▸ Your task: The lines needed are those from the start of the records through the line holding "0.253, |c2|^2 = 0.747.", each copied exactly.

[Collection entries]
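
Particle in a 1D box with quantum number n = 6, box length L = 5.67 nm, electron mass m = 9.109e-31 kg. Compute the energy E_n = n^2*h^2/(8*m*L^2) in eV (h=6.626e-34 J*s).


E = n^2 * h^2 / (8 * m * L^2)
= 6^2 * (6.626e-34)^2 / (8 * 9.109e-31 * (5.67e-9)^2)
= 36 * 4.3904e-67 / (8 * 9.109e-31 * 3.2149e-17)
= 6.7465e-20 J
= 0.4211 eV

0.4211


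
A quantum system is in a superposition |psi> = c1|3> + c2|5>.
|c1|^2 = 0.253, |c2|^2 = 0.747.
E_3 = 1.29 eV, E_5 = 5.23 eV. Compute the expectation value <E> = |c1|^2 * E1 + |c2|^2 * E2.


<E> = |c1|^2 * E1 + |c2|^2 * E2
= 0.253 * 1.29 + 0.747 * 5.23
= 0.3264 + 3.9068
= 4.2332 eV

4.2332


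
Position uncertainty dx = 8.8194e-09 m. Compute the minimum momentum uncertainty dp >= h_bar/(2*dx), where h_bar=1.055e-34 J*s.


dp = h_bar / (2 * dx)
= 1.055e-34 / (2 * 8.8194e-09)
= 1.055e-34 / 1.7639e-08
= 5.9811e-27 kg*m/s

5.9811e-27


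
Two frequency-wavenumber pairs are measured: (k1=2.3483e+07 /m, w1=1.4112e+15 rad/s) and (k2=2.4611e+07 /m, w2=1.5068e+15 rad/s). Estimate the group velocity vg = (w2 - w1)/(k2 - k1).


vg = (w2 - w1) / (k2 - k1)
= (1.5068e+15 - 1.4112e+15) / (2.4611e+07 - 2.3483e+07)
= 9.5600e+13 / 1.1280e+06
= 8.4752e+07 m/s

8.4752e+07


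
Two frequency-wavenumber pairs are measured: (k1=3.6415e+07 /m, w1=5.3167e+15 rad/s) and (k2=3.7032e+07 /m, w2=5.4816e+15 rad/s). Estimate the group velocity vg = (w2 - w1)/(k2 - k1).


vg = (w2 - w1) / (k2 - k1)
= (5.4816e+15 - 5.3167e+15) / (3.7032e+07 - 3.6415e+07)
= 1.6490e+14 / 6.1700e+05
= 2.6726e+08 m/s

2.6726e+08


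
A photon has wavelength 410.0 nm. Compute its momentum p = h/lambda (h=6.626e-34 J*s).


p = h / lambda
= 6.626e-34 / (410.0e-9)
= 6.626e-34 / 4.1000e-07
= 1.6161e-27 kg*m/s

1.6161e-27


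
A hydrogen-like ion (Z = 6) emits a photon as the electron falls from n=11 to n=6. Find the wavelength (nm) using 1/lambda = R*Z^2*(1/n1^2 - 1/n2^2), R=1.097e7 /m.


1/lambda = R * Z^2 * (1/n1^2 - 1/n2^2)
= 1.097e7 * 6^2 * (1/6^2 - 1/11^2)
= 1.097e7 * 36 * (0.027778 - 0.008264)
= 7.7062e+06 /m
lambda = 1 / 7.7062e+06
= 129.7657 nm

129.7657


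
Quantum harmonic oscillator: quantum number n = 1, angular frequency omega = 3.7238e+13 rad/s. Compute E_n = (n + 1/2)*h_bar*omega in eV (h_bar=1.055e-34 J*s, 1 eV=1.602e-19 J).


E = (n + 1/2) * h_bar * omega
= (1 + 0.5) * 1.055e-34 * 3.7238e+13
= 1.5 * 3.9286e-21
= 5.8929e-21 J
= 0.0368 eV

0.0368


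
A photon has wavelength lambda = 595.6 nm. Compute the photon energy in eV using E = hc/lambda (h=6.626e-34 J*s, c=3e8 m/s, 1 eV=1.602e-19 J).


E = hc / lambda
= (6.626e-34)(3e8) / (595.6e-9)
= 1.9878e-25 / 5.9560e-07
= 3.3375e-19 J
Converting to eV: 3.3375e-19 / 1.602e-19
= 2.0833 eV

2.0833


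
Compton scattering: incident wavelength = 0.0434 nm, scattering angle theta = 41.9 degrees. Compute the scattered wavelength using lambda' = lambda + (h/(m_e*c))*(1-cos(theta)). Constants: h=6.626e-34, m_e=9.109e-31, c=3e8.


Compton wavelength: h/(m_e*c) = 2.4247e-12 m
d_lambda = 2.4247e-12 * (1 - cos(41.9 deg))
= 2.4247e-12 * 0.255688
= 6.1997e-13 m = 0.00062 nm
lambda' = 0.0434 + 0.00062
= 0.04402 nm

0.04402


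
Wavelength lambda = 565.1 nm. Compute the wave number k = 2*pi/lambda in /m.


k = 2 * pi / lambda
= 6.2832 / (565.1e-9)
= 6.2832 / 5.6510e-07
= 1.1119e+07 /m

1.1119e+07


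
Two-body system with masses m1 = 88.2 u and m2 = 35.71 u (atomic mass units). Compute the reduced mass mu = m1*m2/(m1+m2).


mu = m1 * m2 / (m1 + m2)
= 88.2 * 35.71 / (88.2 + 35.71)
= 3149.622 / 123.91
= 25.4186 u

25.4186


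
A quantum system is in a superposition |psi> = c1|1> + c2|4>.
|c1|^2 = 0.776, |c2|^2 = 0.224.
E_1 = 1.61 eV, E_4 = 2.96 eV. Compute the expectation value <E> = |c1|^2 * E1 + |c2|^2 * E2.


<E> = |c1|^2 * E1 + |c2|^2 * E2
= 0.776 * 1.61 + 0.224 * 2.96
= 1.2494 + 0.663
= 1.9124 eV

1.9124


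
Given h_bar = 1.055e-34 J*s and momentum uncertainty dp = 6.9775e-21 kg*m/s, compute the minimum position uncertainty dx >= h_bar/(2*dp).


dx = h_bar / (2 * dp)
= 1.055e-34 / (2 * 6.9775e-21)
= 1.055e-34 / 1.3955e-20
= 7.5600e-15 m

7.5600e-15


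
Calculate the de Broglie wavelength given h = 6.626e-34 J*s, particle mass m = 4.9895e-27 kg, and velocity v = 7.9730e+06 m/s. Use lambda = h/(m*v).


lambda = h / (m * v)
= 6.626e-34 / (4.9895e-27 * 7.9730e+06)
= 6.626e-34 / 3.9781e-20
= 1.6656e-14 m

1.6656e-14


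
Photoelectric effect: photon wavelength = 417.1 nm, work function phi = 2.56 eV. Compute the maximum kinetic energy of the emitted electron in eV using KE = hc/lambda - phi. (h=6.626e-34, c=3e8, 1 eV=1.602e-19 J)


E_photon = hc / lambda
= (6.626e-34)(3e8) / (417.1e-9)
= 4.7658e-19 J
= 2.9749 eV
KE = E_photon - phi
= 2.9749 - 2.56
= 0.4149 eV

0.4149


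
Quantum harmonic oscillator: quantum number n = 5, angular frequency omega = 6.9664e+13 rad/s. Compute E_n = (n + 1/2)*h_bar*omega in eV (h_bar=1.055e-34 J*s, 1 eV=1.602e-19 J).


E = (n + 1/2) * h_bar * omega
= (5 + 0.5) * 1.055e-34 * 6.9664e+13
= 5.5 * 7.3496e-21
= 4.0423e-20 J
= 0.2523 eV

0.2523


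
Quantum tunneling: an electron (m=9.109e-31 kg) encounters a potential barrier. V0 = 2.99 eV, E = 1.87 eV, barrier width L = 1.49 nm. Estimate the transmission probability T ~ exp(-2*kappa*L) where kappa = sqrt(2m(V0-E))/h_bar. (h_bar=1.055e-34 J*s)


V0 - E = 1.12 eV = 1.7942e-19 J
kappa = sqrt(2 * m * (V0-E)) / h_bar
= sqrt(2 * 9.109e-31 * 1.7942e-19) / 1.055e-34
= 5.4192e+09 /m
2*kappa*L = 2 * 5.4192e+09 * 1.49e-9
= 16.1493
T = exp(-16.1493) = 9.692516e-08

9.692516e-08


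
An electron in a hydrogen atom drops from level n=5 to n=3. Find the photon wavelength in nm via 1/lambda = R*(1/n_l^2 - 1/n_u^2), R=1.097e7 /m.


1/lambda = R * (1/n_l^2 - 1/n_u^2)
= 1.097e7 * (1/3^2 - 1/5^2)
= 1.097e7 * (0.111111 - 0.04)
= 1.097e7 * 0.071111
= 7.8009e+05 /m
lambda = 1 / 7.8009e+05 = 1281.9052 nm

1281.9052


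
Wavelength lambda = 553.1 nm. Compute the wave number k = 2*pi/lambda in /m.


k = 2 * pi / lambda
= 6.2832 / (553.1e-9)
= 6.2832 / 5.5310e-07
= 1.1360e+07 /m

1.1360e+07


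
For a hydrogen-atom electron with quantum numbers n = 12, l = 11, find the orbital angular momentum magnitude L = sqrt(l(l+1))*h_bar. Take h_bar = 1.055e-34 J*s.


L = sqrt(l*(l+1)) * h_bar
= sqrt(11 * 12) * 1.055e-34
= sqrt(132) * 1.055e-34
= 11.4891 * 1.055e-34
= 1.2121e-33 J*s

1.2121e-33


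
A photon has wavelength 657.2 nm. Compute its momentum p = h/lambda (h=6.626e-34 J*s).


p = h / lambda
= 6.626e-34 / (657.2e-9)
= 6.626e-34 / 6.5720e-07
= 1.0082e-27 kg*m/s

1.0082e-27


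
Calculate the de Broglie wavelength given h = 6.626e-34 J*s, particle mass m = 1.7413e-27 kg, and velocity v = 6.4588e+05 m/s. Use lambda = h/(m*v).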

▸ Reply:
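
Particle in a 1D box with quantum number n = 6, box length L = 5.67 nm, electron mass m = 9.109e-31 kg. Compute the energy E_n = n^2*h^2/(8*m*L^2) in eV (h=6.626e-34 J*s).


E = n^2 * h^2 / (8 * m * L^2)
= 6^2 * (6.626e-34)^2 / (8 * 9.109e-31 * (5.67e-9)^2)
= 36 * 4.3904e-67 / (8 * 9.109e-31 * 3.2149e-17)
= 6.7465e-20 J
= 0.4211 eV

0.4211


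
A quantum system is in a superposition |psi> = c1|3> + c2|5>.
|c1|^2 = 0.253, |c2|^2 = 0.747.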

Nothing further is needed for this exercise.